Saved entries
-------

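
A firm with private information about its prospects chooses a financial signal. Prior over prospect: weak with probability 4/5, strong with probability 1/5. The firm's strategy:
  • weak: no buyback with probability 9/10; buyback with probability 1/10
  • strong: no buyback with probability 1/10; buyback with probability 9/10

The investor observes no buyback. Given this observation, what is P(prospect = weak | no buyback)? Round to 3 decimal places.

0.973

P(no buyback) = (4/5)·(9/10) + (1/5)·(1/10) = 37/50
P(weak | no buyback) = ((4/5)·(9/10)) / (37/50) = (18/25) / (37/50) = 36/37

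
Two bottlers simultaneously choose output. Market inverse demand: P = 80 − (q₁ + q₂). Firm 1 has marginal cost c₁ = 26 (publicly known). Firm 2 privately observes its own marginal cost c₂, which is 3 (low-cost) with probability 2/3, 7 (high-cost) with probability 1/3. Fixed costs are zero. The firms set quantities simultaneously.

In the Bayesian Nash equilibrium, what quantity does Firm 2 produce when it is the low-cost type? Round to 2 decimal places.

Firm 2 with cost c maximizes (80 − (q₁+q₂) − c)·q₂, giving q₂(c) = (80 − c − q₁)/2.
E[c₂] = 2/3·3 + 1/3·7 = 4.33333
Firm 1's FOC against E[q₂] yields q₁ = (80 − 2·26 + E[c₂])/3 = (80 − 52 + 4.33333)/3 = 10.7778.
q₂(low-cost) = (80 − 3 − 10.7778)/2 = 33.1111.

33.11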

-------

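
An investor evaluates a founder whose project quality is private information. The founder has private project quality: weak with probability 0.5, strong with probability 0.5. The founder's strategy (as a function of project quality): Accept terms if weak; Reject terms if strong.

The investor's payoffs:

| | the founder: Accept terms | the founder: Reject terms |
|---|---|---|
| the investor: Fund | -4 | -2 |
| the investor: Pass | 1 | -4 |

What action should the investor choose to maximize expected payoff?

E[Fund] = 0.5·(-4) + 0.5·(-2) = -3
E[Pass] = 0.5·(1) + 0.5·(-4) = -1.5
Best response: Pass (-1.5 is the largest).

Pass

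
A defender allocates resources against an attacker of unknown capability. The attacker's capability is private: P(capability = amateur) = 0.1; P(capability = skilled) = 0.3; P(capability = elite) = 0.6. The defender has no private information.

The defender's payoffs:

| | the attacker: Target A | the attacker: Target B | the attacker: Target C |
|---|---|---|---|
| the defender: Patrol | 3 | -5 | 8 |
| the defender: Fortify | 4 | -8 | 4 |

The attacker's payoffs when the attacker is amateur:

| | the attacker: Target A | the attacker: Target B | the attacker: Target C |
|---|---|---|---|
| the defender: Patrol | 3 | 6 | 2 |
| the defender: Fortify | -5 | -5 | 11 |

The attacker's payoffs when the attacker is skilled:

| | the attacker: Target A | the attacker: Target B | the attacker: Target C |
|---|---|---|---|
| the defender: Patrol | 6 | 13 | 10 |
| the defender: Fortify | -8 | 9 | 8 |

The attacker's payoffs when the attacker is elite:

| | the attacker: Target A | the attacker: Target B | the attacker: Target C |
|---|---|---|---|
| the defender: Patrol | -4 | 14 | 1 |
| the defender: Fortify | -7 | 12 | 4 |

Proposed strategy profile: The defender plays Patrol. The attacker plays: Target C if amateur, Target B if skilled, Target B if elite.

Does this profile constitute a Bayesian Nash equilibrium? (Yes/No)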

-------

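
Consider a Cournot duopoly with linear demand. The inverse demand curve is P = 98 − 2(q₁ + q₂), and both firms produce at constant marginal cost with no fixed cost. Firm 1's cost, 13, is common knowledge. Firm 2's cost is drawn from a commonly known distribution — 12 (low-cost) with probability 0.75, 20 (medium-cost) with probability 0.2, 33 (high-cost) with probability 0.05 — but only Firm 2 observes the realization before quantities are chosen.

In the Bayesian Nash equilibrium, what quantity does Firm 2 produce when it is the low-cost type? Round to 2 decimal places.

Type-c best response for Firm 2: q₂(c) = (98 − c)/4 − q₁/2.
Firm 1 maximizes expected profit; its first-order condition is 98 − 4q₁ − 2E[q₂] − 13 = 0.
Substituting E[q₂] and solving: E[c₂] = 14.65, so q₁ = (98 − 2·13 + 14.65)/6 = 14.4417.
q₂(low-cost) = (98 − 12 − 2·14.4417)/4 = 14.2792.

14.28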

-------

* [PROBLEM DETAILS] Look through the entries above for the word "terms". Copy every line where it shows up.

* [ANSWER BOX]
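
An investor evaluates a founder whose project quality is private information. The founder has private project quality: weak with probability 0.5, strong with probability 0.5. The founder's strategy (as a function of project quality): Accept terms if weak; Reject terms if strong.
| | the founder: Accept terms | the founder: Reject terms |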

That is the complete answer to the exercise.